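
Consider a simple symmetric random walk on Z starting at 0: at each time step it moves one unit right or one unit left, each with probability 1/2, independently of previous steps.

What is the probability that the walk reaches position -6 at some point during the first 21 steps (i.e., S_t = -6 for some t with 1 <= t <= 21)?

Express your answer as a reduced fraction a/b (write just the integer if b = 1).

Count via complement. Let g(t,s) = #length-t paths at position s with S_1..S_t all ≠ -6.
g(t,s) = g(t-1,s-1) + g(t-1,s+1) for s ≠ -6; g(t,-6) = 0.
t=0: g(0,0)=1
t=1: g(1,-1)=1 g(1,1)=1
t=2: g(2,-2)=1 g(2,0)=2 g(2,2)=1
t=3: g(3,-3)=1 g(3,-1)=3 g(3,1)=3 g(3,3)=1
t=4: g(4,-4)=1 g(4,-2)=4 g(4,0)=6 g(4,2)=4 g(4,4)=1
t=5: g(5,-5)=1 g(5,-3)=5 g(5,-1)=10 g(5,1)=10 g(5,3)=5 g(5,5)=1
t=6: g(6,-4)=6 g(6,-2)=15 g(6,0)=20 g(6,2)=15 g(6,4)=6 g(6,6)=1
t=7: g(7,-5)=6 g(7,-3)=21 g(7,-1)=35 g(7,1)=35 g(7,3)=21 g(7,5)=7 g(7,7)=1
t=8: g(8,-4)=27 g(8,-2)=56 g(8,0)=70 g(8,2)=56 g(8,4)=28 g(8,6)=8 g(8,8)=1
t=9: g(9,-5)=27 g(9,-3)=83 g(9,-1)=126 g(9,1)=126 g(9,3)=84 g(9,5)=36 g(9,7)=9 g(9,9)=1
t=10: g(10,-4)=110 g(10,-2)=209 g(10,0)=252 g(10,2)=210 g(10,4)=120 g(10,6)=45 g(10,8)=10 g(10,10)=1
t=11: g(11,-5)=110 g(11,-3)=319 g(11,-1)=461 g(11,1)=462 g(11,3)=330 g(11,5)=165 g(11,7)=55 g(11,9)=11 g(11,11)=1
t=12: g(12,-4)=429 g(12,-2)=780 g(12,0)=923 g(12,2)=792 g(12,4)=495 g(12,6)=220 g(12,8)=66 g(12,10)=12 g(12,12)=1
t=13: g(13,-5)=429 g(13,-3)=1209 g(13,-1)=1703 g(13,1)=1715 g(13,3)=1287 g(13,5)=715 g(13,7)=286 g(13,9)=78 g(13,11)=13 g(13,13)=1
t=14: g(14,-4)=1638 g(14,-2)=2912 g(14,0)=3418 g(14,2)=3002 g(14,4)=2002 g(14,6)=1001 g(14,8)=364 g(14,10)=91 g(14,12)=14 g(14,14)=1
t=15: g(15,-5)=1638 g(15,-3)=4550 g(15,-1)=6330 g(15,1)=6420 g(15,3)=5004 g(15,5)=3003 g(15,7)=1365 g(15,9)=455 g(15,11)=105 g(15,13)=15 g(15,15)=1
t=16: g(16,-4)=6188 g(16,-2)=10880 g(16,0)=12750 g(16,2)=11424 g(16,4)=8007 g(16,6)=4368 g(16,8)=1820 g(16,10)=560 g(16,12)=120 g(16,14)=16 g(16,16)=1
t=17: g(17,-5)=6188 g(17,-3)=17068 g(17,-1)=23630 g(17,1)=24174 g(17,3)=19431 g(17,5)=12375 g(17,7)=6188 g(17,9)=2380 g(17,11)=680 g(17,13)=136 g(17,15)=17 g(17,17)=1
t=18: g(18,-4)=23256 g(18,-2)=40698 g(18,0)=47804 g(18,2)=43605 g(18,4)=31806 g(18,6)=18563 g(18,8)=8568 g(18,10)=3060 g(18,12)=816 g(18,14)=153 g(18,16)=18 g(18,18)=1
t=19: g(19,-5)=23256 g(19,-3)=63954 g(19,-1)=88502 g(19,1)=91409 g(19,3)=75411 g(19,5)=50369 g(19,7)=27131 g(19,9)=11628 g(19,11)=3876 g(19,13)=969 g(19,15)=171 g(19,17)=19 g(19,19)=1
t=20: g(20,-4)=87210 g(20,-2)=152456 g(20,0)=179911 g(20,2)=166820 g(20,4)=125780 g(20,6)=77500 g(20,8)=38759 g(20,10)=15504 g(20,12)=4845 g(20,14)=1140 g(20,16)=190 g(20,18)=20 g(20,20)=1
t=21: g(21,-5)=87210 g(21,-3)=239666 g(21,-1)=332367 g(21,1)=346731 g(21,3)=292600 g(21,5)=203280 g(21,7)=116259 g(21,9)=54263 g(21,11)=20349 g(21,13)=5985 g(21,15)=1330 g(21,17)=210 g(21,19)=21 g(21,21)=1
Paths never hitting -6: Σ_s g(21,s) = 1700272
Paths hitting -6: 2^21 - 1700272 = 396880
P = 396880/2097152 = 24805/131072

Answer: 24805/131072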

==*==

> **THE PROBLEM**:
Every line above carrying the word "with" needs to be shown.

> **TASK ANSWER**:
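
Consider a simple symmetric random walk on Z starting at 0: at each time step it moves one unit right or one unit left, each with probability 1/2, independently of previous steps.
What is the probability that the walk reaches position -6 at some point during the first 21 steps (i.e., S_t = -6 for some t with 1 <= t <= 21)?
Count via complement. Let g(t,s) = #length-t paths at position s with S_1..S_t all ≠ -6.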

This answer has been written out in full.